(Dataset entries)
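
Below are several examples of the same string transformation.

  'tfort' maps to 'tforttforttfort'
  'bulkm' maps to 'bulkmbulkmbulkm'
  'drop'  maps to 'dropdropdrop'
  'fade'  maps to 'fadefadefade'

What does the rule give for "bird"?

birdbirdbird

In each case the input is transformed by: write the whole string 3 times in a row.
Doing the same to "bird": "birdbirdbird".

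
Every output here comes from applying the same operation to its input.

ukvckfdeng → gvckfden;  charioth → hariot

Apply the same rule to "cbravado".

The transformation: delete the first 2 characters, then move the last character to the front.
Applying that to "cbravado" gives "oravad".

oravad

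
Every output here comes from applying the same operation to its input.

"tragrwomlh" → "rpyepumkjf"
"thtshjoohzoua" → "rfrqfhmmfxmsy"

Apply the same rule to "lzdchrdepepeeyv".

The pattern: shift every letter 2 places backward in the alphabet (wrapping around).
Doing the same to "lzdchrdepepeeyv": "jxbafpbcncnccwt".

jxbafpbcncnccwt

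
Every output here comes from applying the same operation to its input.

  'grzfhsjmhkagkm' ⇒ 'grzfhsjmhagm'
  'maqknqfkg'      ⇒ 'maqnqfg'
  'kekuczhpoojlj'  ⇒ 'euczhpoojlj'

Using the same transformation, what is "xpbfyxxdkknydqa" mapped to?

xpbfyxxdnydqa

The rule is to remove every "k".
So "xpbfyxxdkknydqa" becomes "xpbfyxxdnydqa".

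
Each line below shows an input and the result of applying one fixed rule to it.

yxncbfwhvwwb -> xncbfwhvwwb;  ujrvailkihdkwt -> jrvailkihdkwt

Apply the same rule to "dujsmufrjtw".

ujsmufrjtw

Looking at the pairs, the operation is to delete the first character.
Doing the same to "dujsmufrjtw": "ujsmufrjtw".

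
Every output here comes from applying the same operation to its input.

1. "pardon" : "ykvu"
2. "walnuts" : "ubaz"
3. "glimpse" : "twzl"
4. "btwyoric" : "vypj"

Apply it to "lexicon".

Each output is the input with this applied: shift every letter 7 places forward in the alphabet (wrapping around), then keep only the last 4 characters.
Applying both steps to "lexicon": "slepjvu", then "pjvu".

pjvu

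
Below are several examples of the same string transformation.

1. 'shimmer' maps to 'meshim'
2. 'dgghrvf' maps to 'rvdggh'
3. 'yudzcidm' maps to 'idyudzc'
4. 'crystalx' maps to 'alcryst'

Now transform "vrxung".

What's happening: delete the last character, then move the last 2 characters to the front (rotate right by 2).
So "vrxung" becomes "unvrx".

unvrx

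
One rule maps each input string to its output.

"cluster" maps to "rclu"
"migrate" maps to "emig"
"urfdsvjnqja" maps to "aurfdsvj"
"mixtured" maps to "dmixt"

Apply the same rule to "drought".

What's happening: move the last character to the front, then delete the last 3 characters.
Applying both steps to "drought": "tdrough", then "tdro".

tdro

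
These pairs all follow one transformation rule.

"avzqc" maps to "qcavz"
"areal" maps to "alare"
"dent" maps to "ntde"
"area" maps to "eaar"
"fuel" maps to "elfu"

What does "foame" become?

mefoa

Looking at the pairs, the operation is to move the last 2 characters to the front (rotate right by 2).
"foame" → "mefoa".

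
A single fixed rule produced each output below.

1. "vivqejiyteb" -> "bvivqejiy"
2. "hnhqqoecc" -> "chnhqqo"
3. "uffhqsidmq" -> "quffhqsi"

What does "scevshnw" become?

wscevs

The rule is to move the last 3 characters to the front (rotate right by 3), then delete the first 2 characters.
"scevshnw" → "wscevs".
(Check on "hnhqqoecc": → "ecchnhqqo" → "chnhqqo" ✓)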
...
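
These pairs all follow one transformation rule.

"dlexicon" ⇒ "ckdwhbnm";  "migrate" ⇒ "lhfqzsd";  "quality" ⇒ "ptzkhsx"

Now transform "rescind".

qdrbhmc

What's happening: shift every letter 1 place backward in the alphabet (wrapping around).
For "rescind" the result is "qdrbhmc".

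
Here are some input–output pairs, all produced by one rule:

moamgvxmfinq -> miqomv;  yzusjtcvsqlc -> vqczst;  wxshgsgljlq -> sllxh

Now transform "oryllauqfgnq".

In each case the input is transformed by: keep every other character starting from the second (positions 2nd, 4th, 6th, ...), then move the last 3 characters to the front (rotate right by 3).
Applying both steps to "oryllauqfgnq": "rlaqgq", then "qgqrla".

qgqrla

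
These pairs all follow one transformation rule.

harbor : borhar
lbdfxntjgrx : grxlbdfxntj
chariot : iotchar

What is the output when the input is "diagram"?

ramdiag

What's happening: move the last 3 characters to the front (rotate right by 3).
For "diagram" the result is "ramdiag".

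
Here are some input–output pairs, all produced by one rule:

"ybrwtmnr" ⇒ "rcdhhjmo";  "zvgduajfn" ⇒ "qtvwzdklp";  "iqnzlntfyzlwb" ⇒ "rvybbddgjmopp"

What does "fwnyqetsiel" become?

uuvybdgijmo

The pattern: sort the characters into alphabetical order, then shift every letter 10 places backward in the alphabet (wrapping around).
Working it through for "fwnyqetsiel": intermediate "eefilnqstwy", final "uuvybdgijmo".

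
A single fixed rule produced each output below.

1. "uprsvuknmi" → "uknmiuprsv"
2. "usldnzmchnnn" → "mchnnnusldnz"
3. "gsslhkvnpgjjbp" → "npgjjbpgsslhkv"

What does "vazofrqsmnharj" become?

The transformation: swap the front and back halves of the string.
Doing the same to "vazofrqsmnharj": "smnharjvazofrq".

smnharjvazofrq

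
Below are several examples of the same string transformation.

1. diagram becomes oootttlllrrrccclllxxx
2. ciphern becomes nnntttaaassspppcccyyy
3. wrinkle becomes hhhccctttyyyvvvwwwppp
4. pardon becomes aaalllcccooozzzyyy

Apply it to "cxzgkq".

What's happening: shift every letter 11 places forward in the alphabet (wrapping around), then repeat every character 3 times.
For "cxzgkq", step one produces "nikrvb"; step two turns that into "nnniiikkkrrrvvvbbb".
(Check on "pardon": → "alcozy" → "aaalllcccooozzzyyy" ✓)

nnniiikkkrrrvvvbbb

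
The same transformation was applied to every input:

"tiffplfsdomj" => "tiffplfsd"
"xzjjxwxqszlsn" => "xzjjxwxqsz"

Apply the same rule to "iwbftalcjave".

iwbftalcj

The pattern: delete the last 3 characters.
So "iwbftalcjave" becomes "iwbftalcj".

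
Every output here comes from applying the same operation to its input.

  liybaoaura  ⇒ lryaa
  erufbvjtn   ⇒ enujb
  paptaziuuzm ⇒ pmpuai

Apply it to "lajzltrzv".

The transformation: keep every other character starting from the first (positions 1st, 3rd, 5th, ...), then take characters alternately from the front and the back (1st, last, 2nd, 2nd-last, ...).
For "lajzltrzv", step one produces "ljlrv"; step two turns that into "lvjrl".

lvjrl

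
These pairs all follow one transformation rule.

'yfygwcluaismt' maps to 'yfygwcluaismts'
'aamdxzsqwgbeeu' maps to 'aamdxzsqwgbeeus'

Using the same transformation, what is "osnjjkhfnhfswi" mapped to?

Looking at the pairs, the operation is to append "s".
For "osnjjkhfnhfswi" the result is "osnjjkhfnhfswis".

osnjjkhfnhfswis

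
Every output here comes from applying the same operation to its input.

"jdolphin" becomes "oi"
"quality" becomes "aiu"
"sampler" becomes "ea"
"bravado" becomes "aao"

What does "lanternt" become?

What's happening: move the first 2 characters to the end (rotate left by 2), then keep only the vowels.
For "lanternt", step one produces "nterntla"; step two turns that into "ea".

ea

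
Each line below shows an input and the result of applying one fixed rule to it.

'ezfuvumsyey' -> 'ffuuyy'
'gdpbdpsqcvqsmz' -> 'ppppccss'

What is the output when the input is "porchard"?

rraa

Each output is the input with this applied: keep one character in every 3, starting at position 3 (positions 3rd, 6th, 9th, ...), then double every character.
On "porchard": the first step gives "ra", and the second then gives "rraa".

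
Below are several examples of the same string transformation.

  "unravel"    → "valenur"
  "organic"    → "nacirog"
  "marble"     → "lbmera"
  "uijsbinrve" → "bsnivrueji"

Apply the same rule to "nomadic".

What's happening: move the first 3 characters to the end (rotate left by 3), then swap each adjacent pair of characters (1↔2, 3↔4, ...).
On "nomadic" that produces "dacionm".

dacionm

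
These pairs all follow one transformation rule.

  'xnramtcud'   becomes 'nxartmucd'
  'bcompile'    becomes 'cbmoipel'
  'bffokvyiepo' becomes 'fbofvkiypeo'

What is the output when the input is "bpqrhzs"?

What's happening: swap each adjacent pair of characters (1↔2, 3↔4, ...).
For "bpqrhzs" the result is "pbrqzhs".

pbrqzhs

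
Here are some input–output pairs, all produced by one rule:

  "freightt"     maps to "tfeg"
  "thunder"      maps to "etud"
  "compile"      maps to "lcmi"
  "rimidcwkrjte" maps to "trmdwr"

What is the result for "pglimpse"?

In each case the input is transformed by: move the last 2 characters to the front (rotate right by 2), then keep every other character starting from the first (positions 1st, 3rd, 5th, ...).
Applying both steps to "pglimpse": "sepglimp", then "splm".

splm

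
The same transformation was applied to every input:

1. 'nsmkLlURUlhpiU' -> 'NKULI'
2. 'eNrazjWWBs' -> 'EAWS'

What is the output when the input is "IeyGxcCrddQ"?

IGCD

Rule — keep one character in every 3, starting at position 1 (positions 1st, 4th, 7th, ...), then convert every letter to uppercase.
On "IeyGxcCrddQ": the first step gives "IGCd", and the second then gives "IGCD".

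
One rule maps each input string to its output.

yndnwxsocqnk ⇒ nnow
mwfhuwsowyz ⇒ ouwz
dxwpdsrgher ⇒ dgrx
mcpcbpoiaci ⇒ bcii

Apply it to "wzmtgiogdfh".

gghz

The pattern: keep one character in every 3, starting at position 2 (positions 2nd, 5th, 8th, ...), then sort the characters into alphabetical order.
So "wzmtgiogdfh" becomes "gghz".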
==
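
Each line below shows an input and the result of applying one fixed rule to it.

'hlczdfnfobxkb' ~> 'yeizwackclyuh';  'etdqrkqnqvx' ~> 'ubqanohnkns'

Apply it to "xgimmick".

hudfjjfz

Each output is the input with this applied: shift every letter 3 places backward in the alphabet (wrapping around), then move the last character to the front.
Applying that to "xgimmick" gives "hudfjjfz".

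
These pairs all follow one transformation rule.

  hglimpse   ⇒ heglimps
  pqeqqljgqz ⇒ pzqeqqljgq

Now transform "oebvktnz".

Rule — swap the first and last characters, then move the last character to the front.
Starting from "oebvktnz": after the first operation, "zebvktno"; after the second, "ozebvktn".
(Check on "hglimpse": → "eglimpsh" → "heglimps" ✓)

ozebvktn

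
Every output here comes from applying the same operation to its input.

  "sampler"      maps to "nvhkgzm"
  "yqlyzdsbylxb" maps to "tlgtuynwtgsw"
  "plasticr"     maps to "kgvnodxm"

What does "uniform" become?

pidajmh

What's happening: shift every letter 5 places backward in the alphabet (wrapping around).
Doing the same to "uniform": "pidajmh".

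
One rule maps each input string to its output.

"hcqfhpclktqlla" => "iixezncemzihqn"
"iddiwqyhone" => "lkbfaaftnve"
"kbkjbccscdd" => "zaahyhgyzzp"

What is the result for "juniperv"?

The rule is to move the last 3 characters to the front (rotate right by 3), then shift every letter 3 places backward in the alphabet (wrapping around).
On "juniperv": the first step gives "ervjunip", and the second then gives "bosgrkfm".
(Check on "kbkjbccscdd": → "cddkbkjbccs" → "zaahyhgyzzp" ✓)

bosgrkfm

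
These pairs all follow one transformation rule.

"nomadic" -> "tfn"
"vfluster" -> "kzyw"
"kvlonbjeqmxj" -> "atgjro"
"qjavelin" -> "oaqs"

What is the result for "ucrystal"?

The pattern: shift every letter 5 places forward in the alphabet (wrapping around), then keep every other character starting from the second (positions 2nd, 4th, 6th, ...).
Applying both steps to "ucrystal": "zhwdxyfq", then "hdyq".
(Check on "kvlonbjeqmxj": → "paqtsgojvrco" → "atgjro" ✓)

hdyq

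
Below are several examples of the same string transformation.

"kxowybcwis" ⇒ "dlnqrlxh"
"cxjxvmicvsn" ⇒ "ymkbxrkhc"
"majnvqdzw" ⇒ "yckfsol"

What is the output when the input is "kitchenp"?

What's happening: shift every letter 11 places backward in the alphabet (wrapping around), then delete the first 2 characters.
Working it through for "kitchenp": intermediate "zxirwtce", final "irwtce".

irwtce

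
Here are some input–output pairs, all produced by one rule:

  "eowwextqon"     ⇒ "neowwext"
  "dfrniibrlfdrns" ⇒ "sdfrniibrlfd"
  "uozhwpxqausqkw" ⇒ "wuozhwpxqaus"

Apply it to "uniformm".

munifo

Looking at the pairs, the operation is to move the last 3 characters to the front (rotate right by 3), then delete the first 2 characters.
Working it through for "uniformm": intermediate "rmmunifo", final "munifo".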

## What you are asked to do
Please go line by line through the records above, copying each one that holds the string "quality".

## Exercise answer
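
"dlexicon" ⇒ "ckdwhbnm";  "migrate" ⇒ "lhfqzsd";  "quality" ⇒ "ptzkhsx"
"quality" becomes "aiu"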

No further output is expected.